_WORK INSTRUCTIONS:_ Copy every record exactly.

--- START ---

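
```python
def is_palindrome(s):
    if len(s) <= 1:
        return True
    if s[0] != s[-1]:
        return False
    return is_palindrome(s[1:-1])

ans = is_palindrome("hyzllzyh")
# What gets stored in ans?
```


is_palindrome("hyzllzyh")
"hyzllzyh": s[0]='h' == s[-1]='h' -> is_palindrome("yzllzy")
"yzllzy": s[0]='y' == s[-1]='y' -> is_palindrome("zllz")
"zllz": s[0]='z' == s[-1]='z' -> is_palindrome("ll")
"ll": s[0]='l' == s[-1]='l' -> is_palindrome("")
"": len <= 1 -> True
= True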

--- END ---

_OUTPUT FOR THIS EXERCISE:_
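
```python
def is_palindrome(s):
    if len(s) <= 1:
        return True
    if s[0] != s[-1]:
        return False
    return is_palindrome(s[1:-1])

ans = is_palindrome("hyzllzyh")
# What gets stored in ans?
```


is_palindrome("hyzllzyh")
"hyzllzyh": s[0]='h' == s[-1]='h' -> is_palindrome("yzllzy")
"yzllzy": s[0]='y' == s[-1]='y' -> is_palindrome("zllz")
"zllz": s[0]='z' == s[-1]='z' -> is_palindrome("ll")
"ll": s[0]='l' == s[-1]='l' -> is_palindrome("")
"": len <= 1 -> True
= True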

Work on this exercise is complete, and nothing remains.